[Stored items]

* * * *

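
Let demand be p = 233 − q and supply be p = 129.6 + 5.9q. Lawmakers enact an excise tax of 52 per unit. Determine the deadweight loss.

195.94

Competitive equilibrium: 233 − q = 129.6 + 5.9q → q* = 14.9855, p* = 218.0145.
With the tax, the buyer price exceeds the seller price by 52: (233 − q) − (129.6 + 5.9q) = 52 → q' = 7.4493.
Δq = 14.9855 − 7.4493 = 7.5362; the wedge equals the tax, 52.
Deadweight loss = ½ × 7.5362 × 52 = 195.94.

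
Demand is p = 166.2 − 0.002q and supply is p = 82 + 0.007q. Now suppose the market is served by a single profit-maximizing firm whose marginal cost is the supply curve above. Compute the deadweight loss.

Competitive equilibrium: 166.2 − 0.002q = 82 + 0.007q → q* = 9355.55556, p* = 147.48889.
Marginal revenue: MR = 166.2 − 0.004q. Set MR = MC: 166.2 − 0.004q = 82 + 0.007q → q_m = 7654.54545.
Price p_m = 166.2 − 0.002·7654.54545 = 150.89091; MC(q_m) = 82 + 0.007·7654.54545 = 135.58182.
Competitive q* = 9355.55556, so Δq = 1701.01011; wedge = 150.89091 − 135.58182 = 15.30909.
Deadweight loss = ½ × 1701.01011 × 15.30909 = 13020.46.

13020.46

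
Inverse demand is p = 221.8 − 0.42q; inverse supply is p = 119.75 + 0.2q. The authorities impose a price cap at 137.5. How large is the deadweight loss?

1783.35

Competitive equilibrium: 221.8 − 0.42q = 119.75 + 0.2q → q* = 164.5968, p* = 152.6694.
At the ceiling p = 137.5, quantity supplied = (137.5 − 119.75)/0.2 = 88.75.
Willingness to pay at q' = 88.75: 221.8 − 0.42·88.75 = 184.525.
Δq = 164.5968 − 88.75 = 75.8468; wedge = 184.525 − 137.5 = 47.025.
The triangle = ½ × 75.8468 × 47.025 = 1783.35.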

* * * *

*ASSIGNMENT:*
Output only the lines running from the line with "Inverse demand is" through the final line of the data, inclusive.

*YOUR SOLUTION:*
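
Inverse demand is p = 221.8 − 0.42q; inverse supply is p = 119.75 + 0.2q. The authorities impose a price cap at 137.5. How large is the deadweight loss?

1783.35

Competitive equilibrium: 221.8 − 0.42q = 119.75 + 0.2q → q* = 164.5968, p* = 152.6694.
At the ceiling p = 137.5, quantity supplied = (137.5 − 119.75)/0.2 = 88.75.
Willingness to pay at q' = 88.75: 221.8 − 0.42·88.75 = 184.525.
Δq = 164.5968 − 88.75 = 75.8468; wedge = 184.525 − 137.5 = 47.025.
The triangle = ½ × 75.8468 × 47.025 = 1783.35.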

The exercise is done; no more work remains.